Data to examine section start

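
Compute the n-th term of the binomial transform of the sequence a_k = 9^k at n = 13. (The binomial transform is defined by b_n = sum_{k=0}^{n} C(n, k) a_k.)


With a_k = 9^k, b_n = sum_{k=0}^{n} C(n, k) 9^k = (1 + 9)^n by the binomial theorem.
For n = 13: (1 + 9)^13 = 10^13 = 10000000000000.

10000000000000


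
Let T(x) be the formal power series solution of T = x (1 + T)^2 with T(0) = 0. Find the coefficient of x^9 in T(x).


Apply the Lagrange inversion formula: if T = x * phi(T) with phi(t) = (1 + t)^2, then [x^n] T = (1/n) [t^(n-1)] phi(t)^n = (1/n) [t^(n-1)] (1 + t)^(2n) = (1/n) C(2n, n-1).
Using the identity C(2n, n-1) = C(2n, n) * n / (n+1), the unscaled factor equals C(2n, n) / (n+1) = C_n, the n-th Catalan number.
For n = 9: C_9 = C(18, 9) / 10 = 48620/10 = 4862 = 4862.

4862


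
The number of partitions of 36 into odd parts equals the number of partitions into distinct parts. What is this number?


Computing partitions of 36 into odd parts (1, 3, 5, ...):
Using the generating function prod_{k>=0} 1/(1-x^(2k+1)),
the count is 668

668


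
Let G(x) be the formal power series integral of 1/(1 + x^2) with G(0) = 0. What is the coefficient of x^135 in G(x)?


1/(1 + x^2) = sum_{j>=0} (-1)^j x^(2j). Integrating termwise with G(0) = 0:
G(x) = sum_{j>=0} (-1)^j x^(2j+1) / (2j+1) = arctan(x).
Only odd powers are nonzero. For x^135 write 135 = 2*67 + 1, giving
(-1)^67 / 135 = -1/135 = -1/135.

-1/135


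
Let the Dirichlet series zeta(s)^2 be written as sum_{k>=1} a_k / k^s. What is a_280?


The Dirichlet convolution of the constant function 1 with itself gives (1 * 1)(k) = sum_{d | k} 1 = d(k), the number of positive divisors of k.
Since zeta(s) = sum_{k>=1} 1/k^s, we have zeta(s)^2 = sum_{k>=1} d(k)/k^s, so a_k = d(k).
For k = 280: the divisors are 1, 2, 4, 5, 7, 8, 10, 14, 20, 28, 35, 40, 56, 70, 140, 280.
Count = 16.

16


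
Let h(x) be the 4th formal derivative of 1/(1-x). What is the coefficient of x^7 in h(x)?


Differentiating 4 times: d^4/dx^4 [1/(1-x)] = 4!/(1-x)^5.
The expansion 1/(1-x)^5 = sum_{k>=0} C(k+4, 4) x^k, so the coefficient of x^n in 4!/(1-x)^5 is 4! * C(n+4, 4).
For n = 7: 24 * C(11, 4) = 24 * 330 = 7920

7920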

Data to examine section end
Data to examine section start

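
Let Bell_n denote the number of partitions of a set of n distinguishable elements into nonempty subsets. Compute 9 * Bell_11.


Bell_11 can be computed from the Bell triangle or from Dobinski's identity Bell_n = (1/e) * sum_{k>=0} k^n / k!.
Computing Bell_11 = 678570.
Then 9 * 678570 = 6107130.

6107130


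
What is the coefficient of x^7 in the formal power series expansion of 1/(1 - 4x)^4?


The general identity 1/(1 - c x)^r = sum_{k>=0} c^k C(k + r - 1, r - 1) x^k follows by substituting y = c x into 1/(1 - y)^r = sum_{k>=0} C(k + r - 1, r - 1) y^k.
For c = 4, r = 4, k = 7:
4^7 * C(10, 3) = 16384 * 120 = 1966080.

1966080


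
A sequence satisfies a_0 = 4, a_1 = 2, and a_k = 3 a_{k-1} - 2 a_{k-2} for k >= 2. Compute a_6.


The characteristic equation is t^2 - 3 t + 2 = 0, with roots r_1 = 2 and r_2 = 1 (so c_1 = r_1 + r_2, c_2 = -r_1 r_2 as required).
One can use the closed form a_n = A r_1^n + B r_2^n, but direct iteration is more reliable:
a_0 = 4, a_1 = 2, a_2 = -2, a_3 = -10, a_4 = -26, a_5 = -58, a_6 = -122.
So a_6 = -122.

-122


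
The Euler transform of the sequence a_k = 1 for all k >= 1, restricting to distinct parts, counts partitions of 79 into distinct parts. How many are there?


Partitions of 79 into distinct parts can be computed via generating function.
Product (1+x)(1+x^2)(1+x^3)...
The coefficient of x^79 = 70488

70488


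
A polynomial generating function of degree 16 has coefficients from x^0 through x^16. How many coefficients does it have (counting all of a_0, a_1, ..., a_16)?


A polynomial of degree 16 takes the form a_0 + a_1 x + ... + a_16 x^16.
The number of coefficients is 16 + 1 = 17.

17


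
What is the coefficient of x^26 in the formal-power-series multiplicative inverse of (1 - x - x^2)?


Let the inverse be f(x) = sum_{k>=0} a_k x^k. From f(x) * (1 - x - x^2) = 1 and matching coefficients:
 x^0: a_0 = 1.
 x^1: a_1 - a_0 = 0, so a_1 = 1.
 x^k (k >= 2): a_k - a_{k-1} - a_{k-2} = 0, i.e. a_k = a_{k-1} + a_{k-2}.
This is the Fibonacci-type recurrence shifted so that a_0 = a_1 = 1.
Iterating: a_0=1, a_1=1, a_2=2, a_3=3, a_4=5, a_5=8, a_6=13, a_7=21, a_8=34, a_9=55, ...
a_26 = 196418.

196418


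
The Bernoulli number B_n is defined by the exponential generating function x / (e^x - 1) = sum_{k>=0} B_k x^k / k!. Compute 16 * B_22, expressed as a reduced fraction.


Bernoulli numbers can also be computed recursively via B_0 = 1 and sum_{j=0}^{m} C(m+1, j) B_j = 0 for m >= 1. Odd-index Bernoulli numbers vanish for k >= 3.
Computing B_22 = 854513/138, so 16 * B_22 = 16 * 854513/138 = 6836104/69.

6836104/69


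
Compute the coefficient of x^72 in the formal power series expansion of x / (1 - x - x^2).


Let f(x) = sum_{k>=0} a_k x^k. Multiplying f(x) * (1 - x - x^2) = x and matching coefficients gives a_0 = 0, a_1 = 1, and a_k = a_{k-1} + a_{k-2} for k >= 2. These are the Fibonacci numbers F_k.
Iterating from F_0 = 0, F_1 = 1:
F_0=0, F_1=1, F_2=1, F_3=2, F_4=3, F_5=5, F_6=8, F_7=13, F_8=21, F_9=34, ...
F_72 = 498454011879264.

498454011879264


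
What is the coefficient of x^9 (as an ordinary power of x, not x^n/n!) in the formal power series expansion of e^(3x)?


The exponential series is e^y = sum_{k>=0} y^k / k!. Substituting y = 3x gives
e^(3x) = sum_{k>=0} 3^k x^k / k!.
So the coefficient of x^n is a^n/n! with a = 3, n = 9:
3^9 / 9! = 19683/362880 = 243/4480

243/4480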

Data to examine section end
Data to examine section start

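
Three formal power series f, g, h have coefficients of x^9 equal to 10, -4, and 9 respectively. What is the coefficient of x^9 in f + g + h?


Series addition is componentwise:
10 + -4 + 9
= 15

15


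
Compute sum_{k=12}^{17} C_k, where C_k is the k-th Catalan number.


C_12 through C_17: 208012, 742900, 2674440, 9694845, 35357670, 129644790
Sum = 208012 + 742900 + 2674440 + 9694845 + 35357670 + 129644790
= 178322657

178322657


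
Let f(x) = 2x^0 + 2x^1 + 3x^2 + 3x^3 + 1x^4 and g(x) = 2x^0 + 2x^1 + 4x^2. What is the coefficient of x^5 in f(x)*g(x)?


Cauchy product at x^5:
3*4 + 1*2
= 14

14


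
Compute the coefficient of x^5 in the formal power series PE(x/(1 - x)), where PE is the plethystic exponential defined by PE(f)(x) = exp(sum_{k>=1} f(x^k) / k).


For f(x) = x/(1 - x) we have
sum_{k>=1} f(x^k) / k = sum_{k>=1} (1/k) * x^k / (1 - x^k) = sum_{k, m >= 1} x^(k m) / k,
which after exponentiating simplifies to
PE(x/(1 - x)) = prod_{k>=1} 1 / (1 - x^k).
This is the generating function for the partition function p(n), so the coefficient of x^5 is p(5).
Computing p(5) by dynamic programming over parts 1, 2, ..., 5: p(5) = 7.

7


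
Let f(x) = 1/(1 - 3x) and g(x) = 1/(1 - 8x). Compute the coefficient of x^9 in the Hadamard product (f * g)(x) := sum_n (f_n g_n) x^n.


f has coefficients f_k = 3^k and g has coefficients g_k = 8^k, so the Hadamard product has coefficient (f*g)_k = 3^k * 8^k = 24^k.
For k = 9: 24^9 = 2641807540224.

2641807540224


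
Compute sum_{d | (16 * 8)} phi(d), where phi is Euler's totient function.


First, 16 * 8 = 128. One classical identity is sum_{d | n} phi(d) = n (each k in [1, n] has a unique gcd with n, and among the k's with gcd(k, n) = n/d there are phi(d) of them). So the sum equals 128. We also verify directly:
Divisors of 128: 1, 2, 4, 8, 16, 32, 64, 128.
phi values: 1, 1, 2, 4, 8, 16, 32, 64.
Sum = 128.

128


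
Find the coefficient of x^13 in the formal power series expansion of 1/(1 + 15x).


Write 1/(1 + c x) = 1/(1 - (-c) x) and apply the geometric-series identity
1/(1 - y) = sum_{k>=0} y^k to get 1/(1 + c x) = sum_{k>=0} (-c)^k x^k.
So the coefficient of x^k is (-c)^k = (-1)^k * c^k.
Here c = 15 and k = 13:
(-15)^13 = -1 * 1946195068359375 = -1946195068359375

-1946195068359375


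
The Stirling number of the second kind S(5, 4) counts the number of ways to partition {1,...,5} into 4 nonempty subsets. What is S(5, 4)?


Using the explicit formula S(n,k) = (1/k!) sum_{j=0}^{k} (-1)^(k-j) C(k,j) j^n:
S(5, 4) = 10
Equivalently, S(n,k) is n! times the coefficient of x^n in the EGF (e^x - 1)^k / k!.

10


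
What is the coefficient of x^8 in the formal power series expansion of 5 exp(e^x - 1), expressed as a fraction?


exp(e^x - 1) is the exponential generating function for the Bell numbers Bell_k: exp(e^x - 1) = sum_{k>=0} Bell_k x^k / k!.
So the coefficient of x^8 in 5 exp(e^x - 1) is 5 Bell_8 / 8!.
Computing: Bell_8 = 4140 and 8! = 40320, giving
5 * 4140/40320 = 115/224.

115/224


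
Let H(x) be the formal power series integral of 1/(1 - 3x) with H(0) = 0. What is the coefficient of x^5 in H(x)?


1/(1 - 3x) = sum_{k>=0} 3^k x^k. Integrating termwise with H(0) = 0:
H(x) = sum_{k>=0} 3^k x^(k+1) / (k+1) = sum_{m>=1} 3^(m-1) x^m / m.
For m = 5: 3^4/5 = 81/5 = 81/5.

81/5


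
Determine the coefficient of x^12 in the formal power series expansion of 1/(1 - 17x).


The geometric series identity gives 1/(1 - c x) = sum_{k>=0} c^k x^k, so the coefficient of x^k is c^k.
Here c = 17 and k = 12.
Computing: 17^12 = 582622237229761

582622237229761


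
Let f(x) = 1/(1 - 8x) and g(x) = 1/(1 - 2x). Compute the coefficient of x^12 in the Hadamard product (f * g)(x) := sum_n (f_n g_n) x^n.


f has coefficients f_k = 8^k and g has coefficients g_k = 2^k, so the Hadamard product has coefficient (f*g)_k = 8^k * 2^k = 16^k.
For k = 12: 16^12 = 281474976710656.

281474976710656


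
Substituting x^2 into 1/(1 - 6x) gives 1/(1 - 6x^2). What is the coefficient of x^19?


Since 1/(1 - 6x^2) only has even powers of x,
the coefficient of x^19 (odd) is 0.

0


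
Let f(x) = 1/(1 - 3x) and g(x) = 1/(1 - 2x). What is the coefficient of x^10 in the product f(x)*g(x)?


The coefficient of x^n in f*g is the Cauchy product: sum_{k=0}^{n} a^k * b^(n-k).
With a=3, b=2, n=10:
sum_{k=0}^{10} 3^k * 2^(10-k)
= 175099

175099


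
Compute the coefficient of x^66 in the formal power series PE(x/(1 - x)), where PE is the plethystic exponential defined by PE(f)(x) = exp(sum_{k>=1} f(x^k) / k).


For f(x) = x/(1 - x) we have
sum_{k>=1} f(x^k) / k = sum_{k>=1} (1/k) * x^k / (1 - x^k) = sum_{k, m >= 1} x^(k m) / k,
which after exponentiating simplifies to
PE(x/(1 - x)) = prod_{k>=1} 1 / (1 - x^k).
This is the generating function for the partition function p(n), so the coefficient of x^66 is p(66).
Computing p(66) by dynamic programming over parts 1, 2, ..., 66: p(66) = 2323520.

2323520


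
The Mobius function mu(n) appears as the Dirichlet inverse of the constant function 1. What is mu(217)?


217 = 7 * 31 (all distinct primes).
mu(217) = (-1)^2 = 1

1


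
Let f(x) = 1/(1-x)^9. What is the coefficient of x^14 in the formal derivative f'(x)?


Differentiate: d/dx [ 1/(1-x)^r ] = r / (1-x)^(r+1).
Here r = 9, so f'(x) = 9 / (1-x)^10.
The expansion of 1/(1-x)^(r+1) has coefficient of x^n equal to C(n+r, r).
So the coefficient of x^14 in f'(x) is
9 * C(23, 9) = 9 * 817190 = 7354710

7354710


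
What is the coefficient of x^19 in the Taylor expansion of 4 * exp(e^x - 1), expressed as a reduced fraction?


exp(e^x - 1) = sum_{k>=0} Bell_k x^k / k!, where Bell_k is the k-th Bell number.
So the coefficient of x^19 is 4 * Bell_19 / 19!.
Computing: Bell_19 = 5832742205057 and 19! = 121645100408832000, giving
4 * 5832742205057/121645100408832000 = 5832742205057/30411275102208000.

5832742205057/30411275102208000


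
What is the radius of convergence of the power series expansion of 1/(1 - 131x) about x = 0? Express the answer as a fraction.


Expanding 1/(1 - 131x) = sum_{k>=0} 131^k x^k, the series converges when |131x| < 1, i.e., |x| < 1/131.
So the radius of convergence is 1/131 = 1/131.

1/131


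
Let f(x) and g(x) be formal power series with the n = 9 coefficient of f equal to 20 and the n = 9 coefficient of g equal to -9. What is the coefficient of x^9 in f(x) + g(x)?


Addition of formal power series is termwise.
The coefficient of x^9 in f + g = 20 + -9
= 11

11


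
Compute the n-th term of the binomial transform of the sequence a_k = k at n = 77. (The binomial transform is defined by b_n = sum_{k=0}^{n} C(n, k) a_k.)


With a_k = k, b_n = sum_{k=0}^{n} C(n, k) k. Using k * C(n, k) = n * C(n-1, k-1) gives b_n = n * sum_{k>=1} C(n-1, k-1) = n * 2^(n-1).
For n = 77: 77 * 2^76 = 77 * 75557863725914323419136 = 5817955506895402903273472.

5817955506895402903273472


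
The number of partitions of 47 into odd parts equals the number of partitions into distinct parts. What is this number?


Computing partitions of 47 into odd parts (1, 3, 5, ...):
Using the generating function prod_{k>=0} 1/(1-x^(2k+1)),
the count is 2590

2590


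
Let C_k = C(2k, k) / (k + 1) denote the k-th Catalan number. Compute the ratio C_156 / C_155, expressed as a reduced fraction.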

Data to examine section end

- [Exercise details]: Give an exact copy of the lines above from the line with "The number of partitions of 47" up to and including the line with "Let C_k = C(2k, k)", and leave everything else out.

- [Response to this exercise]:
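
The number of partitions of 47 into odd parts equals the number of partitions into distinct parts. What is this number?


Computing partitions of 47 into odd parts (1, 3, 5, ...):
Using the generating function prod_{k>=0} 1/(1-x^(2k+1)),
the count is 2590

2590


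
Let C_k = C(2k, k) / (k + 1) denote the k-th Catalan number. Compute the ratio C_156 / C_155, expressed as a reduced fraction.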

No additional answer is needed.